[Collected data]
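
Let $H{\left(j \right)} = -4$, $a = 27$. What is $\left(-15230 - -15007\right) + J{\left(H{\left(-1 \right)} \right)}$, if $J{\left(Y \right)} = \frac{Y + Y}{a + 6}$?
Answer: $- \frac{7367}{33} \approx -223.24$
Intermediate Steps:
$J{\left(Y \right)} = \frac{2 Y}{33}$ ($J{\left(Y \right)} = \frac{Y + Y}{27 + 6} = \frac{2 Y}{33}$)
$\left(-15230 - -15007\right) + J{\left(H{\left(-1 \right)} \right)} = \left(-15230 - -15007\right) + \frac{2}{33} \left(-4\right) = \left(-15230 + 15007\right) - \frac{8}{33} = -223 - \frac{8}{33} = - \frac{7367}{33}$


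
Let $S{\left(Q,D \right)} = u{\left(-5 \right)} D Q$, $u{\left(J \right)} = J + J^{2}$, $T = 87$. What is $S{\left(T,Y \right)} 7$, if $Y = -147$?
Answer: $-1790460$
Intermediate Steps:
$S{\left(Q,D \right)} = 20 D Q$ ($S{\left(Q,D \right)} = - 5 \left(1 - 5\right) D Q = \left(-5\right) \left(-4\right) D Q = 20 D Q$)
$S{\left(T,Y \right)} 7 = 20 \left(-147\right) 87 \cdot 7 = \left(-255780\right) 7 = -1790460$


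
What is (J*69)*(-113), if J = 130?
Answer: -1013610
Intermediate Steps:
(J*69)*(-113) = (130*69)*(-113) = 8970*(-113) = -1013610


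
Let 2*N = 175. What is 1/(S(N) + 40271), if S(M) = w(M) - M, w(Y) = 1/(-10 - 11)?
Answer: 42/1687705 ≈ 2.4886e-5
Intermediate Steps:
N = 175/2 (N = (1/2)*175 = 175/2 ≈ 87.500)
w(Y) = -1/21 (w(Y) = 1/(-21) = -1/21)
S(M) = -1/21 - M
1/(S(N) + 40271) = 1/((-1/21 - 1*175/2) + 40271) = 1/((-1/21 - 175/2) + 40271) = 1/(-3677/42 + 40271) = 1/(1687705/42) = 42/1687705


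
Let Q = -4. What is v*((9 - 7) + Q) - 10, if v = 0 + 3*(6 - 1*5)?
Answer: -16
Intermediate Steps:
v = 3 (v = 0 + 3*(6 - 5) = 0 + 3*1 = 0 + 3 = 3)
v*((9 - 7) + Q) - 10 = 3*((9 - 7) - 4) - 10 = 3*(2 - 4) - 10 = 3*(-2) - 10 = -6 - 10 = -16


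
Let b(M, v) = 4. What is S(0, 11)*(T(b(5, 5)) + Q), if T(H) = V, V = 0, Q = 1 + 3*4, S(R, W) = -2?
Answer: -26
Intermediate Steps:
Q = 13 (Q = 1 + 12 = 13)
T(H) = 0
S(0, 11)*(T(b(5, 5)) + Q) = -2*(0 + 13) = -2*13 = -26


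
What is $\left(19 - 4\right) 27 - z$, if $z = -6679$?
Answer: $7084$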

▸ **Directions**
Return the lines of the records that include the string "What".

▸ **Solution to this task**
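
Let $H{\left(j \right)} = -4$, $a = 27$. What is $\left(-15230 - -15007\right) + J{\left(H{\left(-1 \right)} \right)}$, if $J{\left(Y \right)} = \frac{Y + Y}{a + 6}$?
Let $S{\left(Q,D \right)} = u{\left(-5 \right)} D Q$, $u{\left(J \right)} = J + J^{2}$, $T = 87$. What is $S{\left(T,Y \right)} 7$, if $Y = -147$?
What is (J*69)*(-113), if J = 130?
Let 2*N = 175. What is 1/(S(N) + 40271), if S(M) = w(M) - M, w(Y) = 1/(-10 - 11)?
Let Q = -4. What is v*((9 - 7) + Q) - 10, if v = 0 + 3*(6 - 1*5)?
Let b(M, v) = 4. What is S(0, 11)*(T(b(5, 5)) + Q), if T(H) = V, V = 0, Q = 1 + 3*4, S(R, W) = -2?
What is $\left(19 - 4\right) 27 - z$, if $z = -6679$?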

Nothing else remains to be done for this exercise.